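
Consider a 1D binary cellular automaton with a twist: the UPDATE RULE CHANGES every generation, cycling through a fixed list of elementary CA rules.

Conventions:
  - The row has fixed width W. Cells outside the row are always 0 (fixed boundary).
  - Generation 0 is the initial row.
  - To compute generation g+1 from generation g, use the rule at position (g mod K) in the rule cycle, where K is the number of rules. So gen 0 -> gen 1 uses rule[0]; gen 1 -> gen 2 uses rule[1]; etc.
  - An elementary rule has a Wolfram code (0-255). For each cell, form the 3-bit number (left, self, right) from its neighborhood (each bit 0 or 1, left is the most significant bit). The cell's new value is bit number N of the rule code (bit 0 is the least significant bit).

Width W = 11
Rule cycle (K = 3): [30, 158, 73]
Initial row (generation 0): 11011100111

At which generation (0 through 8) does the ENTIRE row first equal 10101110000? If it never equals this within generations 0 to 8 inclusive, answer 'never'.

Gen 0: 11011100111
Gen 1 (rule 30): 10010011100
Gen 2 (rule 158): 11111111010
Gen 3 (rule 73): 10000001000
Gen 4 (rule 30): 11000011100
Gen 5 (rule 158): 10100111010
Gen 6 (rule 73): 00000101000
Gen 7 (rule 30): 00001101100
Gen 8 (rule 158): 00011001010

Answer: never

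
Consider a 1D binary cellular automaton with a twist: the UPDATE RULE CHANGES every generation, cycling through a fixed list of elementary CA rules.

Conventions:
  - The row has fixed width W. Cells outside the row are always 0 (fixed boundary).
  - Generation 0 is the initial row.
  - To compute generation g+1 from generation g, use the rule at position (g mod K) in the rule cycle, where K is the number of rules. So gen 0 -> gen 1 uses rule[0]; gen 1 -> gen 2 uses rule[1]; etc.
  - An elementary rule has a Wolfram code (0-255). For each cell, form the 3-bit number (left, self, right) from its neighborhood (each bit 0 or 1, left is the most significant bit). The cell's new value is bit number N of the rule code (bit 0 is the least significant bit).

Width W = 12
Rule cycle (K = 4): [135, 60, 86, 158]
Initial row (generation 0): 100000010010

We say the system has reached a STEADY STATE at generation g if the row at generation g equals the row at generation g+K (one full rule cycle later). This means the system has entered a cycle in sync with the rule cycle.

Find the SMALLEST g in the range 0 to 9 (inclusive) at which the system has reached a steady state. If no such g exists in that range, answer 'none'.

Answer: none

Derivation:
Gen 0: 100000010010
Gen 1 (rule 135): 101111110110
Gen 2 (rule 60): 111000001101
Gen 3 (rule 86): 001100010101
Gen 4 (rule 158): 011010110101
Gen 5 (rule 135): 100010000101
Gen 6 (rule 60): 110011000111
Gen 7 (rule 86): 011101101001
Gen 8 (rule 158): 111001001111
Gen 9 (rule 135): 010011010110
Gen 10 (rule 60): 011010111101
Gen 11 (rule 86): 101010000101
Gen 12 (rule 158): 101011001101
Gen 13 (rule 135): 101000010001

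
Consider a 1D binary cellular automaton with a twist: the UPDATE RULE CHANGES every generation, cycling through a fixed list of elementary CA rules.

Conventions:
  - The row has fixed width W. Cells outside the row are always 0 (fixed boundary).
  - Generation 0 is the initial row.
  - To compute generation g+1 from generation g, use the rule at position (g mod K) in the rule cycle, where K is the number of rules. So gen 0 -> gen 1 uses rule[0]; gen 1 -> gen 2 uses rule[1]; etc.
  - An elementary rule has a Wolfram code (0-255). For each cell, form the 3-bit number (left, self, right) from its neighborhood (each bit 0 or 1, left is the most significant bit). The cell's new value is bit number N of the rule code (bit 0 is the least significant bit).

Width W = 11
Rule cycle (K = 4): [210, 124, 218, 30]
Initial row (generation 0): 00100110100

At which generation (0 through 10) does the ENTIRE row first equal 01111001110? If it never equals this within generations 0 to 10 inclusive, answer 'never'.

Gen 0: 00100110100
Gen 1 (rule 210): 01011010010
Gen 2 (rule 124): 01111111011
Gen 3 (rule 218): 11111111011
Gen 4 (rule 30): 10000000010
Gen 5 (rule 210): 01000000101
Gen 6 (rule 124): 01100000111
Gen 7 (rule 218): 11110001111
Gen 8 (rule 30): 10001011000
Gen 9 (rule 210): 01010001100
Gen 10 (rule 124): 01111001110

Answer: 10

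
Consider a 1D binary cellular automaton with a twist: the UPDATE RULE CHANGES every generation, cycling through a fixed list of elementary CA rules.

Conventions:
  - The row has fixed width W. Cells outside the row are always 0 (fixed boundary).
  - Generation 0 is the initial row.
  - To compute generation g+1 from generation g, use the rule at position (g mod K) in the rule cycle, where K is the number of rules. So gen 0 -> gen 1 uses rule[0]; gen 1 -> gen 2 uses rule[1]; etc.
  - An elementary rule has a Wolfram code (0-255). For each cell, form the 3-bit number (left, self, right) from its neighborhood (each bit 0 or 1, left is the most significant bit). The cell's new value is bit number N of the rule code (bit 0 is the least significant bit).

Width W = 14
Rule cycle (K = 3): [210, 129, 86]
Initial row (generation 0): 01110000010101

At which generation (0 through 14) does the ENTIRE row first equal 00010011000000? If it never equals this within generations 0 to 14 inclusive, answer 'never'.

Answer: 6

Derivation:
Gen 0: 01110000010101
Gen 1 (rule 210): 10111000100000
Gen 2 (rule 129): 00010010001111
Gen 3 (rule 86): 00111111010001
Gen 4 (rule 210): 01011111001010
Gen 5 (rule 129): 00001110000000
Gen 6 (rule 86): 00010011000000
Gen 7 (rule 210): 00101101100000
Gen 8 (rule 129): 10000000001111
Gen 9 (rule 86): 11000000010001
Gen 10 (rule 210): 01100000101010
Gen 11 (rule 129): 00001110000000
Gen 12 (rule 86): 00010011000000
Gen 13 (rule 210): 00101101100000
Gen 14 (rule 129): 10000000001111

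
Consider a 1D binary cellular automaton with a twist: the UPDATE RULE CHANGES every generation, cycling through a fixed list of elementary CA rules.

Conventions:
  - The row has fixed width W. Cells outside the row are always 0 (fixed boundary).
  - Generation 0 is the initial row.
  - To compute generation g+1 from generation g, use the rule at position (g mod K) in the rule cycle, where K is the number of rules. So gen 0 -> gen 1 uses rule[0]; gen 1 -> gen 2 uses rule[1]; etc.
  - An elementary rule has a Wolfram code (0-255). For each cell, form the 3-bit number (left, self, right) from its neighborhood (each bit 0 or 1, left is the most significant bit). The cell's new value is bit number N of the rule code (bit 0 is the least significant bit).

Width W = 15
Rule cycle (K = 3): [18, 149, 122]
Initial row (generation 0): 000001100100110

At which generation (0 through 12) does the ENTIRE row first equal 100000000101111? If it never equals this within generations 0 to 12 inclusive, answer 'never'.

Answer: never

Derivation:
Gen 0: 000001100100110
Gen 1 (rule 18): 000010011011001
Gen 2 (rule 149): 111011000000101
Gen 3 (rule 122): 101111100001010
Gen 4 (rule 18): 000000010010001
Gen 5 (rule 149): 111111011011101
Gen 6 (rule 122): 100001111110110
Gen 7 (rule 18): 010010000000001
Gen 8 (rule 149): 011011111111101
Gen 9 (rule 122): 111110000000110
Gen 10 (rule 18): 000001000001001
Gen 11 (rule 149): 111101111101101
Gen 12 (rule 122): 100111000111110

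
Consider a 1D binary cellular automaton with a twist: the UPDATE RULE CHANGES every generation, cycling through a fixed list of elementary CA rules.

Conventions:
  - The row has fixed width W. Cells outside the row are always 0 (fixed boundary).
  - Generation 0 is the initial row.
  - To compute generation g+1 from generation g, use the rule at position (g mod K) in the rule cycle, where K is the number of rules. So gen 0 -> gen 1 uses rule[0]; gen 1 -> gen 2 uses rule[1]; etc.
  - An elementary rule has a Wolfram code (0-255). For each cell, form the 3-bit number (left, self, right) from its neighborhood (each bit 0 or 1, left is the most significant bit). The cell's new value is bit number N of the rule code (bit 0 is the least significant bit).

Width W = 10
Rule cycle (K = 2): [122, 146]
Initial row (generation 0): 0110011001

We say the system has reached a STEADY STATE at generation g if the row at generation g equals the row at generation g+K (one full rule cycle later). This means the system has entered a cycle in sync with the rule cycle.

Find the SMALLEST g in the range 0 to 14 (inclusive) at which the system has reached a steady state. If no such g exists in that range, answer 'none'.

Answer: 10

Derivation:
Gen 0: 0110011001
Gen 1 (rule 122): 1111111110
Gen 2 (rule 146): 0111111101
Gen 3 (rule 122): 1100000110
Gen 4 (rule 146): 0010001001
Gen 5 (rule 122): 0101010110
Gen 6 (rule 146): 1000000001
Gen 7 (rule 122): 0100000010
Gen 8 (rule 146): 1010000101
Gen 9 (rule 122): 0101001010
Gen 10 (rule 146): 1000110001
Gen 11 (rule 122): 0101111010
Gen 12 (rule 146): 1000110001
Gen 13 (rule 122): 0101111010
Gen 14 (rule 146): 1000110001
Gen 15 (rule 122): 0101111010
Gen 16 (rule 146): 1000110001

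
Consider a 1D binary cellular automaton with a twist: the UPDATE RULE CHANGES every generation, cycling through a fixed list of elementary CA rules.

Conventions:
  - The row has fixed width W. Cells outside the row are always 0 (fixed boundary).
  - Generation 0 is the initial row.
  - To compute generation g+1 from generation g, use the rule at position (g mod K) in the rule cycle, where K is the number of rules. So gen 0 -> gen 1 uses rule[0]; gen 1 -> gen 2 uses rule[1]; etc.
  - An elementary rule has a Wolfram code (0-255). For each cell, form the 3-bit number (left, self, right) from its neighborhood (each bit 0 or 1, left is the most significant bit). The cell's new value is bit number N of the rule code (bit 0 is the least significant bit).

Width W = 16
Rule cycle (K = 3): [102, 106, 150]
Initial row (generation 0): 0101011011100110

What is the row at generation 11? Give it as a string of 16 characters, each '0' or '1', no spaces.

Answer: 1110111101111101

Derivation:
Gen 0: 0101011011100110
Gen 1 (rule 102): 1111101100101010
Gen 2 (rule 106): 1000111101010100
Gen 3 (rule 150): 1101011001010110
Gen 4 (rule 102): 0111101011111010
Gen 5 (rule 106): 1100110110001100
Gen 6 (rule 150): 0011000001010010
Gen 7 (rule 102): 0101000011110110
Gen 8 (rule 106): 1010000110011110
Gen 9 (rule 150): 1011001001101101
Gen 10 (rule 102): 1101011010110111
Gen 11 (rule 106): 1110111101111101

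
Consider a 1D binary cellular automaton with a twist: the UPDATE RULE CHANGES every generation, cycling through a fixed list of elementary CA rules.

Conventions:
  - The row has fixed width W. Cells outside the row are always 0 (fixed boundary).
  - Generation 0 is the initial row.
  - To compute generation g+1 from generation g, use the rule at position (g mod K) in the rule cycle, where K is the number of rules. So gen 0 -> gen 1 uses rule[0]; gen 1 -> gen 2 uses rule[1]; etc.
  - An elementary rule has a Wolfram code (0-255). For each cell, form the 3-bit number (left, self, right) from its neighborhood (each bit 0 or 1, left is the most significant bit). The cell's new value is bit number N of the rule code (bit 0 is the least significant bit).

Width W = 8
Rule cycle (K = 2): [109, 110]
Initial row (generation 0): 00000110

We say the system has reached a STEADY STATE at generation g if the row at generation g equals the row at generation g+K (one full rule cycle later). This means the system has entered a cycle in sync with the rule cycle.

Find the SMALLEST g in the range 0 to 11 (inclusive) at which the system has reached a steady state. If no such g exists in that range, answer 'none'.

Answer: 7

Derivation:
Gen 0: 00000110
Gen 1 (rule 109): 11110110
Gen 2 (rule 110): 10011110
Gen 3 (rule 109): 10010010
Gen 4 (rule 110): 10110110
Gen 5 (rule 109): 11111110
Gen 6 (rule 110): 10000010
Gen 7 (rule 109): 10111010
Gen 8 (rule 110): 11101110
Gen 9 (rule 109): 10111010
Gen 10 (rule 110): 11101110
Gen 11 (rule 109): 10111010
Gen 12 (rule 110): 11101110
Gen 13 (rule 109): 10111010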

# [Description of the task]
Output, from the data above, the lines from the line with "Rule cycle (K = 3): [102, 106, 150]" to the line with "Initial row (generation 0): 0101011011100110" exactly as they stand, both ends included and nothing else.

# [Answer below]
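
Rule cycle (K = 3): [102, 106, 150]
Initial row (generation 0): 0101011011100110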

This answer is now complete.